» PROBLEM TO WORK ON
Search the entries for the word "function" and copy each line that has it.

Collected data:
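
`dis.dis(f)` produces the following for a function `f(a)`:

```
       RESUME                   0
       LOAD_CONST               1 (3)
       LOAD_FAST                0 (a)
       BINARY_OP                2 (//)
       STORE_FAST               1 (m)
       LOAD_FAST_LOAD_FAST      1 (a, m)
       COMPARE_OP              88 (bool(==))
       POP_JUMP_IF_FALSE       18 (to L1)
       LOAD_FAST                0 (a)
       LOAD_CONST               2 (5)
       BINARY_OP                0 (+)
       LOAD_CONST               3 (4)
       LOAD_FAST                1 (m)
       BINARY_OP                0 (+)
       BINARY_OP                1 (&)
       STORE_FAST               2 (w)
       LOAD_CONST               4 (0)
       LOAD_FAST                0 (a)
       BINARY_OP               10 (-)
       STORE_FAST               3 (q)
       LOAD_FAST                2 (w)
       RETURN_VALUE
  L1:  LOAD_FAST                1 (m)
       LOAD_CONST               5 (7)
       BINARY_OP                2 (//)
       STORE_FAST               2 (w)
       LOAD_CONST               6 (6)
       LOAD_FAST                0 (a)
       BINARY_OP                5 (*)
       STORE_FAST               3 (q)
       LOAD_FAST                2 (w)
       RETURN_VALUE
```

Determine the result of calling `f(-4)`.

LOAD_CONST → push 3. Stack: [3]
LOAD_FAST a → push -4. Stack: [3, -4]
BINARY_OP // → 3 // -4 = -1. Stack: [-1]
STORE_FAST m → m=-1. Stack: []
LOAD_FAST_LOAD_FAST a,m → push -4,-1. Stack: [-4, -1]
COMPARE_OP bool(==) → -4 vs -1 = False. Stack: [False]
POP_JUMP_IF_FALSE → pop False; jump. Stack: []
LOAD_FAST m → push -1. Stack: [-1]
LOAD_CONST → push 7. Stack: [-1, 7]
BINARY_OP // → -1 // 7 = -1. Stack: [-1]
STORE_FAST w → w=-1. Stack: []
LOAD_CONST → push 6. Stack: [6]
LOAD_FAST a → push -4. Stack: [6, -4]
BINARY_OP * → 6 * -4 = -24. Stack: [-24]
STORE_FAST q → q=-24. Stack: []
LOAD_FAST w → push -1. Stack: [-1]
RETURN_VALUE → return -1.

-1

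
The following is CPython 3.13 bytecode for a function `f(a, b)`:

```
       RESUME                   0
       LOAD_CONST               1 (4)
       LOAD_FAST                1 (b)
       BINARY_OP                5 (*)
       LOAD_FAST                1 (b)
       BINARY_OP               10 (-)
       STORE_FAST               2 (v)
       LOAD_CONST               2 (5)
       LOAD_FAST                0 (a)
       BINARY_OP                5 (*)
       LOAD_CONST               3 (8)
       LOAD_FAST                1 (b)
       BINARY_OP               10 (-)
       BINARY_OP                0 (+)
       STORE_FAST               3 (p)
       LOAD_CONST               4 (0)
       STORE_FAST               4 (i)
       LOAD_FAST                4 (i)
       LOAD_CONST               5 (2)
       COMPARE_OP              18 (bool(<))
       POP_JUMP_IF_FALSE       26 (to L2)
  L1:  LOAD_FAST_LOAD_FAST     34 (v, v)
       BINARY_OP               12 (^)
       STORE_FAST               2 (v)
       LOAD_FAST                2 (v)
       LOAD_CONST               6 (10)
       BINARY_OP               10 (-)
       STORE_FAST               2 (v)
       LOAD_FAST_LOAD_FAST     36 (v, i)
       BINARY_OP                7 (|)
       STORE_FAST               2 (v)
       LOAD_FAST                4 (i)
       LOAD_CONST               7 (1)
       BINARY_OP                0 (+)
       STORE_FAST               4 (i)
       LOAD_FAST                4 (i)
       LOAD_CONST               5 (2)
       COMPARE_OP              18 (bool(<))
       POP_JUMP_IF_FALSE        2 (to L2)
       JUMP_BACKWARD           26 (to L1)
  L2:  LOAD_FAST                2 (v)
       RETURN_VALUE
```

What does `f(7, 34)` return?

-9

LOAD_CONST → push 4. Stack: [4]
LOAD_FAST b → push 34. Stack: [4, 34]
BINARY_OP * → 4 * 34 = 136. Stack: [136]
LOAD_FAST b → push 34. Stack: [136, 34]
BINARY_OP - → 136 - 34 = 102. Stack: [102]
STORE_FAST v → v=102. Stack: []
LOAD_CONST → push 5. Stack: [5]
LOAD_FAST a → push 7. Stack: [5, 7]
BINARY_OP * → 5 * 7 = 35. Stack: [35]
LOAD_CONST → push 8. Stack: [35, 8]
LOAD_FAST b → push 34. Stack: [35, 8, 34]
BINARY_OP - → 8 - 34 = -26. Stack: [35, -26]
BINARY_OP + → 35 + -26 = 9. Stack: [9]
STORE_FAST p → p=9. Stack: []
LOAD_CONST → push 0. Stack: [0]
STORE_FAST i → i=0. Stack: []
LOAD_FAST i → push 0. Stack: [0]
LOAD_CONST → push 2. Stack: [0, 2]
COMPARE_OP bool(<) → 0 vs 2 = True. Stack: [True]
POP_JUMP_IF_FALSE → pop True; no jump. Stack: []
LOAD_FAST_LOAD_FAST v,v → push 102,102. Stack: [102, 102]
BINARY_OP ^ → 102 ^ 102 = 0. Stack: [0]
STORE_FAST v → v=0. Stack: []
LOAD_FAST v → push 0. Stack: [0]
LOAD_CONST → push 10. Stack: [0, 10]
BINARY_OP - → 0 - 10 = -10. Stack: [-10]
STORE_FAST v → v=-10. Stack: []
LOAD_FAST_LOAD_FAST v,i → push -10,0. Stack: [-10, 0]
BINARY_OP | → -10 | 0 = -10. Stack: [-10]
STORE_FAST v → v=-10. Stack: []
LOAD_FAST i → push 0. Stack: [0]
LOAD_CONST → push 1. Stack: [0, 1]
BINARY_OP + → 0 + 1 = 1. Stack: [1]
STORE_FAST i → i=1. Stack: []
LOAD_FAST i → push 1. Stack: [1]
LOAD_CONST → push 2. Stack: [1, 2]
COMPARE_OP bool(<) → 1 vs 2 = True. Stack: [True]
POP_JUMP_IF_FALSE → pop True; no jump. Stack: []
LOAD_FAST_LOAD_FAST v,v → push -10,-10. Stack: [-10, -10]
BINARY_OP ^ → -10 ^ -10 = 0. Stack: [0]
STORE_FAST v → v=0. Stack: []
LOAD_FAST v → push 0. Stack: [0]
LOAD_CONST → push 10. Stack: [0, 10]
BINARY_OP - → 0 - 10 = -10. Stack: [-10]
STORE_FAST v → v=-10. Stack: []
LOAD_FAST_LOAD_FAST v,i → push -10,1. Stack: [-10, 1]
BINARY_OP | → -10 | 1 = -9. Stack: [-9]
STORE_FAST v → v=-9. Stack: []
LOAD_FAST i → push 1. Stack: [1]
LOAD_CONST → push 1. Stack: [1, 1]
BINARY_OP + → 1 + 1 = 2. Stack: [2]
STORE_FAST i → i=2. Stack: []
LOAD_FAST i → push 2. Stack: [2]
LOAD_CONST → push 2. Stack: [2, 2]
COMPARE_OP bool(<) → 2 vs 2 = False. Stack: [False]
POP_JUMP_IF_FALSE → pop False; jump. Stack: []
LOAD_FAST v → push -9. Stack: [-9]
RETURN_VALUE → return -9.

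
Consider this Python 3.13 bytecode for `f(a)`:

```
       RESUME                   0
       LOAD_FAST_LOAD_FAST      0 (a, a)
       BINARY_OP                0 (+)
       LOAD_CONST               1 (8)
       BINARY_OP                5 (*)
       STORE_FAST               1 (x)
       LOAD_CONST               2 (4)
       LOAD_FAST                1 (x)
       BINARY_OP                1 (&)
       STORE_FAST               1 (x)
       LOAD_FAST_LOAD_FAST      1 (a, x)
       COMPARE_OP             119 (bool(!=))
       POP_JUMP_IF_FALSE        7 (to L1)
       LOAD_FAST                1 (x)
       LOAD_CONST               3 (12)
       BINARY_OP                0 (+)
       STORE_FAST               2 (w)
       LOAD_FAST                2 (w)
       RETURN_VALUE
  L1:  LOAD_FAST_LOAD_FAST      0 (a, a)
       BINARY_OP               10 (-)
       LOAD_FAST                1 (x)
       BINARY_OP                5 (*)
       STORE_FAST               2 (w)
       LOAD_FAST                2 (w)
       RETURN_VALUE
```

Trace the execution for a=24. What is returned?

LOAD_FAST_LOAD_FAST a,a → push 24,24. Stack: [24, 24]
BINARY_OP + → 24 + 24 = 48. Stack: [48]
LOAD_CONST → push 8. Stack: [48, 8]
BINARY_OP * → 48 * 8 = 384. Stack: [384]
STORE_FAST x → x=384. Stack: []
LOAD_CONST → push 4. Stack: [4]
LOAD_FAST x → push 384. Stack: [4, 384]
BINARY_OP & → 4 & 384 = 0. Stack: [0]
STORE_FAST x → x=0. Stack: []
LOAD_FAST_LOAD_FAST a,x → push 24,0. Stack: [24, 0]
COMPARE_OP bool(!=) → 24 vs 0 = True. Stack: [True]
POP_JUMP_IF_FALSE → pop True; no jump. Stack: []
LOAD_FAST x → push 0. Stack: [0]
LOAD_CONST → push 12. Stack: [0, 12]
BINARY_OP + → 0 + 12 = 12. Stack: [12]
STORE_FAST w → w=12. Stack: []
LOAD_FAST w → push 12. Stack: [12]
RETURN_VALUE → return 12.

12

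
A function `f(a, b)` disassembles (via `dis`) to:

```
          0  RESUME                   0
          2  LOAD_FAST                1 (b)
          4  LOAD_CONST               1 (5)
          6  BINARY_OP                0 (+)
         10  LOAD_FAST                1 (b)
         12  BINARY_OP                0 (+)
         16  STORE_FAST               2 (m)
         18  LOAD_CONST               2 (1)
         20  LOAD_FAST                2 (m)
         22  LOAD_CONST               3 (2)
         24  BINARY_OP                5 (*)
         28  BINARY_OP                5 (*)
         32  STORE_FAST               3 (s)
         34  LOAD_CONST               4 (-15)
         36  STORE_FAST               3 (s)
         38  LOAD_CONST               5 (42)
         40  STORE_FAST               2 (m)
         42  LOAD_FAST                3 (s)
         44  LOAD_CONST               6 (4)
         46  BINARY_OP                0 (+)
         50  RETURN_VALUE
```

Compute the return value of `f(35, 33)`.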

» EXERCISE RESPONSE
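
`dis.dis(f)` produces the following for a function `f(a)`:
The following is CPython 3.13 bytecode for a function `f(a, b)`:
A function `f(a, b)` disassembles (via `dis`) to: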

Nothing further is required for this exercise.